Data under study: Begin
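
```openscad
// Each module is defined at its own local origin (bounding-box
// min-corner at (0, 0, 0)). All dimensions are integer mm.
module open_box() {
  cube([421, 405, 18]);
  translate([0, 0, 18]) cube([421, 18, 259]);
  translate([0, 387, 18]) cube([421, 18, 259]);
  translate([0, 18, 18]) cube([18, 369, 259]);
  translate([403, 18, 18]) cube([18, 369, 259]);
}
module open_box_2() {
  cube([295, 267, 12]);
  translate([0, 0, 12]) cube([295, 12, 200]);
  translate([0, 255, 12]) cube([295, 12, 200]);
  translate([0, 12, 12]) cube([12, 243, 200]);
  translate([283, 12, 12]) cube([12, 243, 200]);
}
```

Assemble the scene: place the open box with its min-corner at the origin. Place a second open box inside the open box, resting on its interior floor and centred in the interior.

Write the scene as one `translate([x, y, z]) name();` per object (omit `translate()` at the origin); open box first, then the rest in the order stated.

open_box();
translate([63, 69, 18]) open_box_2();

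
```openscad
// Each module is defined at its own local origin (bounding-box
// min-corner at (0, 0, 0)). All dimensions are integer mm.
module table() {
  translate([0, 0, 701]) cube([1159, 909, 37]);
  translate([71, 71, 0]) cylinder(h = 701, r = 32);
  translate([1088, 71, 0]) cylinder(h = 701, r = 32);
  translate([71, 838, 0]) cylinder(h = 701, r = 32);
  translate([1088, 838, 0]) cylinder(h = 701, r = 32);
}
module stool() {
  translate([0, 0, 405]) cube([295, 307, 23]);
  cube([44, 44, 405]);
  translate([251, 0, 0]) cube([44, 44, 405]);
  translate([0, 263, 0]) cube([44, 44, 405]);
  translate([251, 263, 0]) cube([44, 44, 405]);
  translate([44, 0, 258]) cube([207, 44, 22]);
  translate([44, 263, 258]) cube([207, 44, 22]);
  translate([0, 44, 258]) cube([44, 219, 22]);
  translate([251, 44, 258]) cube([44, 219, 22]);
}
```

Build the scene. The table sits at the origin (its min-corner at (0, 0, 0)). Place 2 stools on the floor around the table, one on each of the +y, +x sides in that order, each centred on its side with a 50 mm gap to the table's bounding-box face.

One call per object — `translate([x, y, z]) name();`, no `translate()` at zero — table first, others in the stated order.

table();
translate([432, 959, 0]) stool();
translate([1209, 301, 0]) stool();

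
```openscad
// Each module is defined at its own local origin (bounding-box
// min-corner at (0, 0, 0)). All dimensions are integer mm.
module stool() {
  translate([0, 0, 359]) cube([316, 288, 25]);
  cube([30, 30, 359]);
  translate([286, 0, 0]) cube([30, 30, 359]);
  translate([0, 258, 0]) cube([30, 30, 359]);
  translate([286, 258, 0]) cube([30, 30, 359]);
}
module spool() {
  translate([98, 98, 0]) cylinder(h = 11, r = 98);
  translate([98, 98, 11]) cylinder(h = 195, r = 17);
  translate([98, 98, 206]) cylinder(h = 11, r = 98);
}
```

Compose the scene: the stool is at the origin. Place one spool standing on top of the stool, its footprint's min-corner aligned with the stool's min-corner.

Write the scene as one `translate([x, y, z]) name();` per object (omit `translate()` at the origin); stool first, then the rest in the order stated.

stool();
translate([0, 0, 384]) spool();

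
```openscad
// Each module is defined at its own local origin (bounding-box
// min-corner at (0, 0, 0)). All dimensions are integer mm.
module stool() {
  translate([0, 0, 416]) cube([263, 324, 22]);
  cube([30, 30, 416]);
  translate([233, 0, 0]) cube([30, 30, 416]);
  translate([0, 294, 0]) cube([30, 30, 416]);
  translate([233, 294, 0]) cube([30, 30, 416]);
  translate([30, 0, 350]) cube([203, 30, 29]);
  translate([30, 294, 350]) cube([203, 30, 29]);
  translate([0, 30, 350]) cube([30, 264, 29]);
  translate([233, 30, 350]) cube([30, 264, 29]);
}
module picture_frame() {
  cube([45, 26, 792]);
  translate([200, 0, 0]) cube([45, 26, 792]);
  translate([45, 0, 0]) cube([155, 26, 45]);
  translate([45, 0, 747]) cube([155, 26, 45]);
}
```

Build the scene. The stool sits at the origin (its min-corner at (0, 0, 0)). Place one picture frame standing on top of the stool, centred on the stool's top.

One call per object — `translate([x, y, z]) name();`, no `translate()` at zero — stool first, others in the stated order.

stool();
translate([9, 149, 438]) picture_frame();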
Data under study: End
Data under study: Begin
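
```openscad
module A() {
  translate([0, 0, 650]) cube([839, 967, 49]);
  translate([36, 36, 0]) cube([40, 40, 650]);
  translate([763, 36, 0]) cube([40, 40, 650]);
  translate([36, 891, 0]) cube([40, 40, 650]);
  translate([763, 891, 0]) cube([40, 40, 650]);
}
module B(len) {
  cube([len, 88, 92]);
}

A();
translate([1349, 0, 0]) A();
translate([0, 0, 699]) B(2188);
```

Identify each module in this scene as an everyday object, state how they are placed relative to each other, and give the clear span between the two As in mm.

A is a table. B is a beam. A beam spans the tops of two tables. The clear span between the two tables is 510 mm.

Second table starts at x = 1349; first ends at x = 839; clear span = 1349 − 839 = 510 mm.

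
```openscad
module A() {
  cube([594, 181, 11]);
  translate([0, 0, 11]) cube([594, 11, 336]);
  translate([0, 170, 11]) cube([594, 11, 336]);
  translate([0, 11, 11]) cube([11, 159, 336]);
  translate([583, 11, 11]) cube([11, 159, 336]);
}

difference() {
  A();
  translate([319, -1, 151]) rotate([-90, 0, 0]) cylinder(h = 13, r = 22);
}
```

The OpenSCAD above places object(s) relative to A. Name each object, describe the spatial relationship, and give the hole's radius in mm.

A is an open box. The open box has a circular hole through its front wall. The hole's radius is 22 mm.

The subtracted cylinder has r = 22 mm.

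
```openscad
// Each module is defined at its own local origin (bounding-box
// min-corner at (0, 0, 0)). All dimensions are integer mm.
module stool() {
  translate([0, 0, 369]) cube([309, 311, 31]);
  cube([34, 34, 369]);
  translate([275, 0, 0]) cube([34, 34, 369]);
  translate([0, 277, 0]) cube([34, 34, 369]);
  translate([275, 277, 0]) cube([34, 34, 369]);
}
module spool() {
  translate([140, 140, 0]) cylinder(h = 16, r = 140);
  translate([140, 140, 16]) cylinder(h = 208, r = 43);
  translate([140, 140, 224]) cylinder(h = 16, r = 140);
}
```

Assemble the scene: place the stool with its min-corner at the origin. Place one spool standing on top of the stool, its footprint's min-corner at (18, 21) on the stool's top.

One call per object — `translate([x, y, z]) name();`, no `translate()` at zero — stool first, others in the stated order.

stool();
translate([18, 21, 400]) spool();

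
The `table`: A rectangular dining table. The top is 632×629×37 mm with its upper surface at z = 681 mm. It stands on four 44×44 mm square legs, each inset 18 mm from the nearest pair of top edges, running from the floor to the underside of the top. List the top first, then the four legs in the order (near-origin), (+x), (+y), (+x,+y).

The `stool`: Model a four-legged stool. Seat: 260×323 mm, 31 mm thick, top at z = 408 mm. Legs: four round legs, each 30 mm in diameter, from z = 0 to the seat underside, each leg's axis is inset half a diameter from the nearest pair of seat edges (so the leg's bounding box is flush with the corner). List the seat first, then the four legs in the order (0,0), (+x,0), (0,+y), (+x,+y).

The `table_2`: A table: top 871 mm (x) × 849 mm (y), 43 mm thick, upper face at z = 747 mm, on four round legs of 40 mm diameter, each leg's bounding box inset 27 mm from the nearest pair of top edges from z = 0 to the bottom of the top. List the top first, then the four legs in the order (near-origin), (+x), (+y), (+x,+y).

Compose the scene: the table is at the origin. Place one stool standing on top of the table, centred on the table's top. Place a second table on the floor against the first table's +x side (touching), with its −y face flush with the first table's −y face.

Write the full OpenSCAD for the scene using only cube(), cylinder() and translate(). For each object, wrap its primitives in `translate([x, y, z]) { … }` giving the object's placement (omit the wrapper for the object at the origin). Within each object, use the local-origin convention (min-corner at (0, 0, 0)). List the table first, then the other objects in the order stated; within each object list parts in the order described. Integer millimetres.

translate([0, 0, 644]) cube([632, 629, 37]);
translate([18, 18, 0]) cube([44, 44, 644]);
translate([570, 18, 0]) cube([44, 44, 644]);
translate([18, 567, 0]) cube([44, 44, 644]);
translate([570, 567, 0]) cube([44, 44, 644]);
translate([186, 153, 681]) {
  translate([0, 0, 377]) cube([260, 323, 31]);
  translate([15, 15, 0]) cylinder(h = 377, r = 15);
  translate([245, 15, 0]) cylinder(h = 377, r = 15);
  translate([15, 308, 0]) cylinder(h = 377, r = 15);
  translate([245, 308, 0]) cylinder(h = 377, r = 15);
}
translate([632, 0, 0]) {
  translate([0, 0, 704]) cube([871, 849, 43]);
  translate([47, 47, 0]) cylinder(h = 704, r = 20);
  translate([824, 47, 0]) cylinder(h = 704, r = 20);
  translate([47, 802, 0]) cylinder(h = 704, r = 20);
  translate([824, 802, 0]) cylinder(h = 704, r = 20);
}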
Data under study: End
Data under study: Begin
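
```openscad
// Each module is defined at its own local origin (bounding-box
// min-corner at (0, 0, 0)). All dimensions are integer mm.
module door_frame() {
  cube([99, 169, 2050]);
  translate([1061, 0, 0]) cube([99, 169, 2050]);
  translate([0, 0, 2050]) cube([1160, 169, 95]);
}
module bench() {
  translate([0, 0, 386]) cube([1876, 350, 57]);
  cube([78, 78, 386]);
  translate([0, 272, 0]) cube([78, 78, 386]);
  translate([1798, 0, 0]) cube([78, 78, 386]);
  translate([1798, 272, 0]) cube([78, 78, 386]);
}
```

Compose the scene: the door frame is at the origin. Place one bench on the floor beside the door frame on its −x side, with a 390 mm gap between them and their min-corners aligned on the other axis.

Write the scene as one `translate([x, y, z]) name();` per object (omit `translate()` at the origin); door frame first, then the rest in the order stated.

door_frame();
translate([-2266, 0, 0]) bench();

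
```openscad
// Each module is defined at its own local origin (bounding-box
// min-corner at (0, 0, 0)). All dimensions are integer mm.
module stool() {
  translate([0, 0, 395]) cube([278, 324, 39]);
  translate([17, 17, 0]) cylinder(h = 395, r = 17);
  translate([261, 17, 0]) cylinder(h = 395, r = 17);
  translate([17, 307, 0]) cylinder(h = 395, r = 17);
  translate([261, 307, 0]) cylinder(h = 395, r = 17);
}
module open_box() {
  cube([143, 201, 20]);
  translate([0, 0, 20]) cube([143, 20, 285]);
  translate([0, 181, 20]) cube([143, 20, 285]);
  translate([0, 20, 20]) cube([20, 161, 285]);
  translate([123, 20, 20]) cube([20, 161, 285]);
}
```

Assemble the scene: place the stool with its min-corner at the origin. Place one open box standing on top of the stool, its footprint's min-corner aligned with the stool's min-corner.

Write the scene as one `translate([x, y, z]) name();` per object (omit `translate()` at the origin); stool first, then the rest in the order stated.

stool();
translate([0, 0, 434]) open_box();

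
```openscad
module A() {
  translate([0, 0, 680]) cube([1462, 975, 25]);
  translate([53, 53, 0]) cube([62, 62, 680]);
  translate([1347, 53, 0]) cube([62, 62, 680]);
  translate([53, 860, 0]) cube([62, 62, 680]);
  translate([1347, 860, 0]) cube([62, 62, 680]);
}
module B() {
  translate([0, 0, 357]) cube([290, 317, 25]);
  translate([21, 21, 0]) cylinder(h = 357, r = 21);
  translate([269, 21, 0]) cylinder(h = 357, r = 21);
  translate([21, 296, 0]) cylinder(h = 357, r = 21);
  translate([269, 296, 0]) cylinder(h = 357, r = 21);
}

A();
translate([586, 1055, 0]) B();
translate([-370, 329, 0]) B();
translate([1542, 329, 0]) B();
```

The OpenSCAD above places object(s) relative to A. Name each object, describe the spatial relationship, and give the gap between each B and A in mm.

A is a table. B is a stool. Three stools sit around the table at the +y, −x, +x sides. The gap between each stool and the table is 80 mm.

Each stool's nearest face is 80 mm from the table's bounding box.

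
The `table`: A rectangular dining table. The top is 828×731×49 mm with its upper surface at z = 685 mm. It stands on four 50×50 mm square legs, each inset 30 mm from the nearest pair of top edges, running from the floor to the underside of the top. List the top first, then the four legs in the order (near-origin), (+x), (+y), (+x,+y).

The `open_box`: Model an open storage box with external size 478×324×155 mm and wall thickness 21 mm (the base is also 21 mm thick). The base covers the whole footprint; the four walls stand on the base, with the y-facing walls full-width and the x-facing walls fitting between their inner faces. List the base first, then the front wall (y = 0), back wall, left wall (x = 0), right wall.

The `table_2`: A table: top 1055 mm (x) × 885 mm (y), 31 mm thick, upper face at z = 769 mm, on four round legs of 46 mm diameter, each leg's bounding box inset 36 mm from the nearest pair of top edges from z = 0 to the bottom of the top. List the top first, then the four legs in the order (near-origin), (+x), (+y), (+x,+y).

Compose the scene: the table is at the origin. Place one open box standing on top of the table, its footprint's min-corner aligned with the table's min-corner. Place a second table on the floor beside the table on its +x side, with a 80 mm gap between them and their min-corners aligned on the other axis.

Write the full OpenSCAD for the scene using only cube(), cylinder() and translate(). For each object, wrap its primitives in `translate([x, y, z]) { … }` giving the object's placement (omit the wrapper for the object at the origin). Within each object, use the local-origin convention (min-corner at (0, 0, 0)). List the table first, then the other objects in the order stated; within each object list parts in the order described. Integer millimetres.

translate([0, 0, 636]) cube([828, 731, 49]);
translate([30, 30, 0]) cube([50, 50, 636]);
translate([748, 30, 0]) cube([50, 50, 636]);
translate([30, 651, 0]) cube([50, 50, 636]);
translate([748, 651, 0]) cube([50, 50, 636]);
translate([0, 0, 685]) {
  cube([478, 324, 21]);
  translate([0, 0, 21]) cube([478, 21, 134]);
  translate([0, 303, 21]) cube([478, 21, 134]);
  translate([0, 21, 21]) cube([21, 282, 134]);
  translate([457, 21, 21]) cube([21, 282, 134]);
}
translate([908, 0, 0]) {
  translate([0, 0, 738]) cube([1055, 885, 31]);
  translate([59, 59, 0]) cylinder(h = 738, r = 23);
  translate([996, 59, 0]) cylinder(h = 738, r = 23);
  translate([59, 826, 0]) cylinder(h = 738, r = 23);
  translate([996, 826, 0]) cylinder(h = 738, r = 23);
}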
Data under study: End
_Problem to solve_
Whenever a line includes the word "surface", pull it out of the entries.

_Answer space_
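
The `table`: A rectangular dining table. The top is 632×629×37 mm with its upper surface at z = 681 mm. It stands on four 44×44 mm square legs, each inset 18 mm from the nearest pair of top edges, running from the floor to the underside of the top. List the top first, then the four legs in the order (near-origin), (+x), (+y), (+x,+y).
The `table`: A rectangular dining table. The top is 828×731×49 mm with its upper surface at z = 685 mm. It stands on four 50×50 mm square legs, each inset 30 mm from the nearest pair of top edges, running from the floor to the underside of the top. List the top first, then the four legs in the order (near-origin), (+x), (+y), (+x,+y).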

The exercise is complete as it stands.